> [Exercise data]
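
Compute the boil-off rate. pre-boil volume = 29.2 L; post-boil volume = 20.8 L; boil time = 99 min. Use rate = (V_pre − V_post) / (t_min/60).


rate = (29.2 − 20.8) / (99/60)

5.0909 L/hr


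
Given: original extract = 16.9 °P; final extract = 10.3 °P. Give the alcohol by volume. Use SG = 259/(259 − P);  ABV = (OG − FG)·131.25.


OG = 259/(259 − 16.9) = 1.0698
FG = 259/(259 − 10.3) = 1.0414
ABV = (1.0698 − 1.0414)·131.25

3.7263 % ABV


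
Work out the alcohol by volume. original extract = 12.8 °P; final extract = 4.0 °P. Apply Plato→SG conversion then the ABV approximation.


SG = 259/(259 − P);  ABV = (OG − FG)·131.25
OG = 259/(259 − 12.8) = 1.0520
FG = 259/(259 − 4.0) = 1.0157
ABV = (1.0520 − 1.0157)·131.25

4.7649 % ABV


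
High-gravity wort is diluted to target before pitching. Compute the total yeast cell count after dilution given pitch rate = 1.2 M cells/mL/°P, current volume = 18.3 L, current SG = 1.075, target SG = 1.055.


V_w = V·((SG_c−1)/(SG_t−1)−1);  °P = 259 − 259/SG_t;  cells = rate·(V+V_w)·°P
V_w = 18.3·((1.075−1)/(1.055−1)−1) = 6.6545
V_final = 18.3 + 6.6545 = 24.9545
°P = 259 − 259/1.055 = 13.5024
cells = 1.2·24.9545·13.5024

404.3346 billion cells


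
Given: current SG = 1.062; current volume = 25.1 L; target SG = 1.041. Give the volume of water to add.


V_water = V·((SG_curr − 1)/(SG_target − 1) − 1)
V_water = 25.1·((1.062 − 1)/(1.041 − 1) − 1)

12.8561 L


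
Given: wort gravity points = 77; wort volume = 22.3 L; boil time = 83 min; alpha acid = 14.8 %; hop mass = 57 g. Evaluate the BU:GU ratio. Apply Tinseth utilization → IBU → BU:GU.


U = 1.65·0.000125^(GP/1000)·(1−e^(−0.04t))/4.15;  IBU = (α/100)·m·U·1000/V;  BU:GU = IBU/GP
U = 1.65·0.000125^(77/1000)·(1−e^(−0.04·83))/4.15 = 0.1918
IBU = (14.8/100)·57·0.1918·1000/22.3 = 72.5668
BU:GU = 72.5668/77

0.9424


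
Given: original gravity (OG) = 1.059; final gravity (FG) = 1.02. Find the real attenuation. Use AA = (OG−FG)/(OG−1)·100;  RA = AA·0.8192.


AA = (1.059 − 1.02)/(1.059 − 1)·100 = 66.1017
RA = 66.1017·0.8192

54.1505 %


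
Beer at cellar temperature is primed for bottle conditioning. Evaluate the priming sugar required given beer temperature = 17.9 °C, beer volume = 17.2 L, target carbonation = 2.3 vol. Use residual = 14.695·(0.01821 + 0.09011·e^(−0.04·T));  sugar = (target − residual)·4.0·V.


residual = 14.695·(0.01821 + 0.09011·e^(−0.04·17.9)) = 0.9147
sugar = (2.3 − 0.9147)·4.0·17.2

95.3072 g


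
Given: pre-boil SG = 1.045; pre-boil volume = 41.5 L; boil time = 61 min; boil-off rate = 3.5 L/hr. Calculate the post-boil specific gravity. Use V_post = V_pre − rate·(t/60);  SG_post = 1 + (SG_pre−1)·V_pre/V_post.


V_post = 41.5 − 3.5·(61/60) = 37.9417
SG_post = 1 + (1.045 − 1)·41.5/37.9417

1.0492


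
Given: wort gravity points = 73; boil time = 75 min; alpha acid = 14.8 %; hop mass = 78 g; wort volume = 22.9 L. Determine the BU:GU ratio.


U = 1.65·0.000125^(GP/1000)·(1−e^(−0.04t))/4.15;  IBU = (α/100)·m·U·1000/V;  BU:GU = IBU/GP
U = 1.65·0.000125^(73/1000)·(1−e^(−0.04·75))/4.15 = 0.1960
IBU = (14.8/100)·78·0.1960·1000/22.9 = 98.8216
BU:GU = 98.8216/73

1.3537


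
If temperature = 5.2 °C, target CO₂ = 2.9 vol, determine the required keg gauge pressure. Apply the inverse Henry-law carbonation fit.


psi = vols/(0.01821 + 0.09011·e^(−0.04·T)) − 14.695
psi = 2.9/(0.01821 + 0.09011·e^(−0.04·5.2)) − 14.695

17.0344 psi


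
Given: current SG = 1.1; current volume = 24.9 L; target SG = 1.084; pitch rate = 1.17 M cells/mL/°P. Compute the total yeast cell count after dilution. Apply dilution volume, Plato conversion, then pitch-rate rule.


V_w = V·((SG_c−1)/(SG_t−1)−1);  °P = 259 − 259/SG_t;  cells = rate·(V+V_w)·°P
V_w = 24.9·((1.1−1)/(1.084−1)−1) = 4.7429
V_final = 24.9 + 4.7429 = 29.6429
°P = 259 − 259/1.084 = 20.0701
cells = 1.17·29.6429·20.0701

696.0744 billion cells


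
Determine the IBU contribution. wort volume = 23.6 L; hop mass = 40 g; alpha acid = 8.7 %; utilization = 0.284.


IBU = (α/100)·mass·U·1000 / V
IBU = (8.7/100)·40·0.284·1000 / 23.6

41.8780 IBU


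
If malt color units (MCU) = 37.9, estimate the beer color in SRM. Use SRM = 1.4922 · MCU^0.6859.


SRM = 1.4922 · 37.9^0.6859

18.0558 SRM


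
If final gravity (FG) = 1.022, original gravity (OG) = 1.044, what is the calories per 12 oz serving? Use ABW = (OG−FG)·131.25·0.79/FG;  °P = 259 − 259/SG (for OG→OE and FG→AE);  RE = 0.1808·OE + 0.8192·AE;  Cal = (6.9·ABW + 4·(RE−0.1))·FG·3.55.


ABW = (1.044 − 1.022)·131.25·0.79/1.022 = 2.2320
OE = 259 − 259/1.044 = 10.9157 °P
AE = 259 − 259/1.022 = 5.5753 °P
RE = 0.1808·10.9157 + 0.8192·5.5753 = 6.5409 °P
Cal = (6.9·2.2320 + 4·(6.5409−0.1))·1.022·3.55

149.3488 kcal


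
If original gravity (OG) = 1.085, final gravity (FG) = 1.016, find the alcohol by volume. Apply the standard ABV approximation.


ABV = (OG − FG) · 131.25
ABV = (1.085 − 1.016) · 131.25

9.0562 % ABV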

> [Activity] Return every entry exactly.

> [Task output]
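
Compute the boil-off rate. pre-boil volume = 29.2 L; post-boil volume = 20.8 L; boil time = 99 min. Use rate = (V_pre − V_post) / (t_min/60).


rate = (29.2 − 20.8) / (99/60)

5.0909 L/hr


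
Given: original extract = 16.9 °P; final extract = 10.3 °P. Give the alcohol by volume. Use SG = 259/(259 − P);  ABV = (OG − FG)·131.25.


OG = 259/(259 − 16.9) = 1.0698
FG = 259/(259 − 10.3) = 1.0414
ABV = (1.0698 − 1.0414)·131.25

3.7263 % ABV


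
Work out the alcohol by volume. original extract = 12.8 °P; final extract = 4.0 °P. Apply Plato→SG conversion then the ABV approximation.


SG = 259/(259 − P);  ABV = (OG − FG)·131.25
OG = 259/(259 − 12.8) = 1.0520
FG = 259/(259 − 4.0) = 1.0157
ABV = (1.0520 − 1.0157)·131.25

4.7649 % ABV


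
High-gravity wort is diluted to target before pitching. Compute the total yeast cell count after dilution given pitch rate = 1.2 M cells/mL/°P, current volume = 18.3 L, current SG = 1.075, target SG = 1.055.


V_w = V·((SG_c−1)/(SG_t−1)−1);  °P = 259 − 259/SG_t;  cells = rate·(V+V_w)·°P
V_w = 18.3·((1.075−1)/(1.055−1)−1) = 6.6545
V_final = 18.3 + 6.6545 = 24.9545
°P = 259 − 259/1.055 = 13.5024
cells = 1.2·24.9545·13.5024

404.3346 billion cells


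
Given: current SG = 1.062; current volume = 25.1 L; target SG = 1.041. Give the volume of water to add.


V_water = V·((SG_curr − 1)/(SG_target − 1) − 1)
V_water = 25.1·((1.062 − 1)/(1.041 − 1) − 1)

12.8561 L


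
Given: wort gravity points = 77; wort volume = 22.3 L; boil time = 83 min; alpha acid = 14.8 %; hop mass = 57 g. Evaluate the BU:GU ratio. Apply Tinseth utilization → IBU → BU:GU.


U = 1.65·0.000125^(GP/1000)·(1−e^(−0.04t))/4.15;  IBU = (α/100)·m·U·1000/V;  BU:GU = IBU/GP
U = 1.65·0.000125^(77/1000)·(1−e^(−0.04·83))/4.15 = 0.1918
IBU = (14.8/100)·57·0.1918·1000/22.3 = 72.5668
BU:GU = 72.5668/77

0.9424


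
Given: original gravity (OG) = 1.059; final gravity (FG) = 1.02. Find the real attenuation. Use AA = (OG−FG)/(OG−1)·100;  RA = AA·0.8192.


AA = (1.059 − 1.02)/(1.059 − 1)·100 = 66.1017
RA = 66.1017·0.8192

54.1505 %


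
Beer at cellar temperature is primed for bottle conditioning. Evaluate the priming sugar required given beer temperature = 17.9 °C, beer volume = 17.2 L, target carbonation = 2.3 vol. Use residual = 14.695·(0.01821 + 0.09011·e^(−0.04·T));  sugar = (target − residual)·4.0·V.


residual = 14.695·(0.01821 + 0.09011·e^(−0.04·17.9)) = 0.9147
sugar = (2.3 − 0.9147)·4.0·17.2

95.3072 g


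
Given: pre-boil SG = 1.045; pre-boil volume = 41.5 L; boil time = 61 min; boil-off rate = 3.5 L/hr. Calculate the post-boil specific gravity. Use V_post = V_pre − rate·(t/60);  SG_post = 1 + (SG_pre−1)·V_pre/V_post.


V_post = 41.5 − 3.5·(61/60) = 37.9417
SG_post = 1 + (1.045 − 1)·41.5/37.9417

1.0492


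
Given: wort gravity points = 73; boil time = 75 min; alpha acid = 14.8 %; hop mass = 78 g; wort volume = 22.9 L. Determine the BU:GU ratio.


U = 1.65·0.000125^(GP/1000)·(1−e^(−0.04t))/4.15;  IBU = (α/100)·m·U·1000/V;  BU:GU = IBU/GP
U = 1.65·0.000125^(73/1000)·(1−e^(−0.04·75))/4.15 = 0.1960
IBU = (14.8/100)·78·0.1960·1000/22.9 = 98.8216
BU:GU = 98.8216/73

1.3537


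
If temperature = 5.2 °C, target CO₂ = 2.9 vol, determine the required keg gauge pressure. Apply the inverse Henry-law carbonation fit.


psi = vols/(0.01821 + 0.09011·e^(−0.04·T)) − 14.695
psi = 2.9/(0.01821 + 0.09011·e^(−0.04·5.2)) − 14.695

17.0344 psi


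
Given: current SG = 1.1; current volume = 24.9 L; target SG = 1.084; pitch rate = 1.17 M cells/mL/°P. Compute the total yeast cell count after dilution. Apply dilution volume, Plato conversion, then pitch-rate rule.


V_w = V·((SG_c−1)/(SG_t−1)−1);  °P = 259 − 259/SG_t;  cells = rate·(V+V_w)·°P
V_w = 24.9·((1.1−1)/(1.084−1)−1) = 4.7429
V_final = 24.9 + 4.7429 = 29.6429
°P = 259 − 259/1.084 = 20.0701
cells = 1.17·29.6429·20.0701

696.0744 billion cells


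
Determine the IBU contribution. wort volume = 23.6 L; hop mass = 40 g; alpha acid = 8.7 %; utilization = 0.284.


IBU = (α/100)·mass·U·1000 / V
IBU = (8.7/100)·40·0.284·1000 / 23.6

41.8780 IBU


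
If malt color units (MCU) = 37.9, estimate the beer color in SRM. Use SRM = 1.4922 · MCU^0.6859.


SRM = 1.4922 · 37.9^0.6859

18.0558 SRM


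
If final gravity (FG) = 1.022, original gravity (OG) = 1.044, what is the calories per 12 oz serving? Use ABW = (OG−FG)·131.25·0.79/FG;  °P = 259 − 259/SG (for OG→OE and FG→AE);  RE = 0.1808·OE + 0.8192·AE;  Cal = (6.9·ABW + 4·(RE−0.1))·FG·3.55.


ABW = (1.044 − 1.022)·131.25·0.79/1.022 = 2.2320
OE = 259 − 259/1.044 = 10.9157 °P
AE = 259 − 259/1.022 = 5.5753 °P
RE = 0.1808·10.9157 + 0.8192·5.5753 = 6.5409 °P
Cal = (6.9·2.2320 + 4·(6.5409−0.1))·1.022·3.55

149.3488 kcal


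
If original gravity (OG) = 1.085, final gravity (FG) = 1.016, find the alcohol by volume. Apply the standard ABV approximation.


ABV = (OG − FG) · 131.25
ABV = (1.085 − 1.016) · 131.25

9.0562 % ABV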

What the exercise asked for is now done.